WHAT YOU NEED TO DO: Which lines below hold the word "fewest"? Report each one.

DATASET EXCERPTS:

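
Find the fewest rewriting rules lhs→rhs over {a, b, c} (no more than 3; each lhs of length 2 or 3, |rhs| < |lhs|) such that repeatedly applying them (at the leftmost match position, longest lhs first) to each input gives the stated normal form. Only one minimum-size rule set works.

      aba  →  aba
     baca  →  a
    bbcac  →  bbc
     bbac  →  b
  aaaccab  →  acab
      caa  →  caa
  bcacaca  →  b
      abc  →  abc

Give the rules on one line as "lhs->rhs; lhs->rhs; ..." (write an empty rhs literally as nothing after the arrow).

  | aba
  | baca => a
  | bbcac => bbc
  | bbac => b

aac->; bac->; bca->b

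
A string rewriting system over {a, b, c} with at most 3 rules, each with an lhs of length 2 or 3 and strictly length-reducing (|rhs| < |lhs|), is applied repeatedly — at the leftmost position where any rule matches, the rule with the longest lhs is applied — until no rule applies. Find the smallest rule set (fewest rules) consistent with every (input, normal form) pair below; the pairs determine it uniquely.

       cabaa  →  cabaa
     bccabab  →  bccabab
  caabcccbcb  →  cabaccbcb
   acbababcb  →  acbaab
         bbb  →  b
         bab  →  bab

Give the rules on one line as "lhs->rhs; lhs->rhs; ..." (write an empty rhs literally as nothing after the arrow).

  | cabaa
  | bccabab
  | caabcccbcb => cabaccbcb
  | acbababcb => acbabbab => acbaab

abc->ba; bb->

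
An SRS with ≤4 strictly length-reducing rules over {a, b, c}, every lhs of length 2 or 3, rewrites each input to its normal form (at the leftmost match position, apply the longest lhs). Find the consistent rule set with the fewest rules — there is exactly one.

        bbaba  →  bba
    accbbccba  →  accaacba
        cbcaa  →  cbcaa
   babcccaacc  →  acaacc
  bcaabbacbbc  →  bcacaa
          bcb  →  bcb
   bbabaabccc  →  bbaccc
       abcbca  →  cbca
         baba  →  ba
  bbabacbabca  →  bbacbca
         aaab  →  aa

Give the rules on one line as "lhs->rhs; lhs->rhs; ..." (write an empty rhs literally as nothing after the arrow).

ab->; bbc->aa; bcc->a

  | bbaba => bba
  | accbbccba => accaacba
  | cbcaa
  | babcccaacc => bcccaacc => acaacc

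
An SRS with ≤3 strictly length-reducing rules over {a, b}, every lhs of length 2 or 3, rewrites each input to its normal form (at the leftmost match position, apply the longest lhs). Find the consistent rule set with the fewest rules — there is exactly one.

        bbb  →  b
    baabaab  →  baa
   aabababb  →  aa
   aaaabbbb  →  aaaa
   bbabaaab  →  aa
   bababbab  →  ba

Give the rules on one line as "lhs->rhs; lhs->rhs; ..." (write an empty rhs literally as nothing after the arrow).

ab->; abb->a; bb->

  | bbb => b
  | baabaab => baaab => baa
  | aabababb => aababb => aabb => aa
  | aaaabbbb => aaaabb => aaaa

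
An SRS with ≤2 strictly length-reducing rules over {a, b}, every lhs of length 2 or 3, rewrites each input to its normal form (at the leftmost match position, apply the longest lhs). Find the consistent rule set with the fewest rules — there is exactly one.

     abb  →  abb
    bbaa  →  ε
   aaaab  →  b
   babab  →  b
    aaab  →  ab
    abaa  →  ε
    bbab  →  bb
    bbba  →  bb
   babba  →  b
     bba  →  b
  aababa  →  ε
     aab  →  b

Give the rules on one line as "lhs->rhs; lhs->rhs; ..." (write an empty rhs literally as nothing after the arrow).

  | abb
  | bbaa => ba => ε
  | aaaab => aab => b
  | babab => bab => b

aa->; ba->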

TASK RESULT:
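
Find the fewest rewriting rules lhs→rhs over {a, b, c} (no more than 3; each lhs of length 2 or 3, |rhs| < |lhs|) such that repeatedly applying them (at the leftmost match position, longest lhs first) to each input gives the stated normal form. Only one minimum-size rule set works.
A string rewriting system over {a, b, c} with at most 3 rules, each with an lhs of length 2 or 3 and strictly length-reducing (|rhs| < |lhs|), is applied repeatedly — at the leftmost position where any rule matches, the rule with the longest lhs is applied — until no rule applies. Find the smallest rule set (fewest rules) consistent with every (input, normal form) pair below; the pairs determine it uniquely.
An SRS with ≤4 strictly length-reducing rules over {a, b, c}, every lhs of length 2 or 3, rewrites each input to its normal form (at the leftmost match position, apply the longest lhs). Find the consistent rule set with the fewest rules — there is exactly one.
An SRS with ≤3 strictly length-reducing rules over {a, b}, every lhs of length 2 or 3, rewrites each input to its normal form (at the leftmost match position, apply the longest lhs). Find the consistent rule set with the fewest rules — there is exactly one.
An SRS with ≤2 strictly length-reducing rules over {a, b}, every lhs of length 2 or 3, rewrites each input to its normal form (at the leftmost match position, apply the longest lhs). Find the consistent rule set with the fewest rules — there is exactly one.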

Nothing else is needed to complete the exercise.